WHAT IS NEEDED: From the records below, copy every line that contains the word "stations".

** Opening RECORDS FOR PROCESSING block **

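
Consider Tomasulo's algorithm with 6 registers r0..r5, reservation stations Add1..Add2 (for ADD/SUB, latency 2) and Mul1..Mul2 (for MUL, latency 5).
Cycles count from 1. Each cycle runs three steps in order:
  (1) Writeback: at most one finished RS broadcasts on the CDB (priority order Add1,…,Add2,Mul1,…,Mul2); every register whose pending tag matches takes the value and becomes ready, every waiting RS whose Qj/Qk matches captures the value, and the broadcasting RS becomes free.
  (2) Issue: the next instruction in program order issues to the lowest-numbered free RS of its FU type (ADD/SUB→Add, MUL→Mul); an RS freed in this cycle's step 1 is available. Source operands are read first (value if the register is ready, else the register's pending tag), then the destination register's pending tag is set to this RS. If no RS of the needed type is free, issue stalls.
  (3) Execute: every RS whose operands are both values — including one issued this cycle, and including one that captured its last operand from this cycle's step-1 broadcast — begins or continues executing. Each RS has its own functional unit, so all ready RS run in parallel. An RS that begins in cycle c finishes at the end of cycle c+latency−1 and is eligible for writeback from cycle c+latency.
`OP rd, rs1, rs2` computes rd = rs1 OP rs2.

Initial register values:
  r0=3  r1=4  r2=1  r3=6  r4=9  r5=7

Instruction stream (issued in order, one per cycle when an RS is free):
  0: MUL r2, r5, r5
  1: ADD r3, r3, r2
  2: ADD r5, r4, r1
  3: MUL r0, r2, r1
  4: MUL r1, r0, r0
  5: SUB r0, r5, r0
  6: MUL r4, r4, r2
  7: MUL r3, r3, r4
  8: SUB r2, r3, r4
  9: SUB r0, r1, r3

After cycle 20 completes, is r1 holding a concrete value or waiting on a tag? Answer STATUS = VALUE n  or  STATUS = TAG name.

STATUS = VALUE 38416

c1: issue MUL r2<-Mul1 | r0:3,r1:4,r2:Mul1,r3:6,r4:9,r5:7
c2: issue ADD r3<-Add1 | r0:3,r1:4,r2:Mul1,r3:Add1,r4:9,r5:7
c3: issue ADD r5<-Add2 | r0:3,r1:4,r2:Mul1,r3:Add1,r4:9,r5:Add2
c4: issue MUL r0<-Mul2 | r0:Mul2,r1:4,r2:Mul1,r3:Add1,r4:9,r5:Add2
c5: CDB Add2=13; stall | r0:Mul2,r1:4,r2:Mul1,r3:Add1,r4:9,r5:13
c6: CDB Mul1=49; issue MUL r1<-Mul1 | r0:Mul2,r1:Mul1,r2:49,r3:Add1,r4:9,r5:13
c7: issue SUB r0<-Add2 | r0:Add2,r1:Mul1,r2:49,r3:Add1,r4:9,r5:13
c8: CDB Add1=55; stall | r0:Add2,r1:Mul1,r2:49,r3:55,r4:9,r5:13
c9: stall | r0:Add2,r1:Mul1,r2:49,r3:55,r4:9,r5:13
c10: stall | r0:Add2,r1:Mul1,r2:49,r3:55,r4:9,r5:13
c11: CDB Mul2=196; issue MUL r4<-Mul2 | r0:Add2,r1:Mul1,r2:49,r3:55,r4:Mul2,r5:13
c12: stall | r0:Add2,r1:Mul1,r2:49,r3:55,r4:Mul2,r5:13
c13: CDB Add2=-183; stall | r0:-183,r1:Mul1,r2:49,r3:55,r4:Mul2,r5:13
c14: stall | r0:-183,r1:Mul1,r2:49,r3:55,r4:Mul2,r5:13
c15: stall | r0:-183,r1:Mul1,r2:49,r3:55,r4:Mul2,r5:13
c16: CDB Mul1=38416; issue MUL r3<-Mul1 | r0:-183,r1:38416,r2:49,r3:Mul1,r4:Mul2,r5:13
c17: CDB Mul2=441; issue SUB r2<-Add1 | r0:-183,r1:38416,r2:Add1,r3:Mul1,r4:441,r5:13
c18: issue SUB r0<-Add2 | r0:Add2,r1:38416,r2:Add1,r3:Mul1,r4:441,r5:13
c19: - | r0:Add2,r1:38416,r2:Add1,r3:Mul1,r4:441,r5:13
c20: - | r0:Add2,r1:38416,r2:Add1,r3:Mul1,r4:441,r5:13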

** Closing RECORDS FOR PROCESSING block **
** Opening RECORDS FOR PROCESSING block **

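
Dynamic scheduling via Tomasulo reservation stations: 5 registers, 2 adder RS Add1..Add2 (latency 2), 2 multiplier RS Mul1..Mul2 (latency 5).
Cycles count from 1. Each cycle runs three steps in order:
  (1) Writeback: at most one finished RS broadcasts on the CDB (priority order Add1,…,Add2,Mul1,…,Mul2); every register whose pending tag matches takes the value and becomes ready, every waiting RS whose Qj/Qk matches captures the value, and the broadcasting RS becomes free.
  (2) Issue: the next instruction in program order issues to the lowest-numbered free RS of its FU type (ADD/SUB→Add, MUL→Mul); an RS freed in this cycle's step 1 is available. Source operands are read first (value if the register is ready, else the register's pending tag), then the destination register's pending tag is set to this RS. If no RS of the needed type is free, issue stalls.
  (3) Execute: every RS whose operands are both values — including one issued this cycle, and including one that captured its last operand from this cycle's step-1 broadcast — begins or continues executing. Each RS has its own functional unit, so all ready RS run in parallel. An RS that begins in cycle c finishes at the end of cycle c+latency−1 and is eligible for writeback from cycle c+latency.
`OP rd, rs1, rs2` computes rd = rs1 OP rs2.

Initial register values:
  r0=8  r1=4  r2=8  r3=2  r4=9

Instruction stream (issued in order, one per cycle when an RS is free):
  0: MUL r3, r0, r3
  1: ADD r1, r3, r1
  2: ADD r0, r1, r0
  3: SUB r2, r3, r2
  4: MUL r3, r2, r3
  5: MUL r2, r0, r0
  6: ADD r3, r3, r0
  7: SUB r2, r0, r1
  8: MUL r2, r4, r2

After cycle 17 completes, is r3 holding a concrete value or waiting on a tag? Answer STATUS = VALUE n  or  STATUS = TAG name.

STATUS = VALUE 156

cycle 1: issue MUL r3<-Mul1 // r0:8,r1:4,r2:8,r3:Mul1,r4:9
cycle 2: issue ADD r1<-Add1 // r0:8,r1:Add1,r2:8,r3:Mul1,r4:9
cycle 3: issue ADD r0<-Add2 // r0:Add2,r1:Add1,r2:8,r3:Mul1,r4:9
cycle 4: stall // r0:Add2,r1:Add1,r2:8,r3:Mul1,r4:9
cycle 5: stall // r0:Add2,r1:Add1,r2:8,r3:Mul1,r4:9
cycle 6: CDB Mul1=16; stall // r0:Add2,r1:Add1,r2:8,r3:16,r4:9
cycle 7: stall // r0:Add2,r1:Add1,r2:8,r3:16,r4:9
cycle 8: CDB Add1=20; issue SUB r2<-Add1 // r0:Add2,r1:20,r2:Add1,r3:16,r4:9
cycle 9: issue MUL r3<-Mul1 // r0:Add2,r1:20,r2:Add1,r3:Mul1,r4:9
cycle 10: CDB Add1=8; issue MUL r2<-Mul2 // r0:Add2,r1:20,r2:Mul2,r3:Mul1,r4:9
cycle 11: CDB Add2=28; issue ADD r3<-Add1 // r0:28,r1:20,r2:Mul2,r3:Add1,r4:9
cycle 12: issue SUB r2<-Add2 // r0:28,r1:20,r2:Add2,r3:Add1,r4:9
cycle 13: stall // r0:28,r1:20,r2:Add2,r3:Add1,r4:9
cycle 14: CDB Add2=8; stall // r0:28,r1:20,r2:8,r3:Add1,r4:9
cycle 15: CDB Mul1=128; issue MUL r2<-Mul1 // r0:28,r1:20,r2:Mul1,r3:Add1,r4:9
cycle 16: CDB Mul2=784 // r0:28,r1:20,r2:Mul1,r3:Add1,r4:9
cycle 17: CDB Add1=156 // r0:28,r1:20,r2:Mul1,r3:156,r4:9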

** Closing RECORDS FOR PROCESSING block **

TASK SOLUTION:
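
Consider Tomasulo's algorithm with 6 registers r0..r5, reservation stations Add1..Add2 (for ADD/SUB, latency 2) and Mul1..Mul2 (for MUL, latency 5).
Dynamic scheduling via Tomasulo reservation stations: 5 registers, 2 adder RS Add1..Add2 (latency 2), 2 multiplier RS Mul1..Mul2 (latency 5).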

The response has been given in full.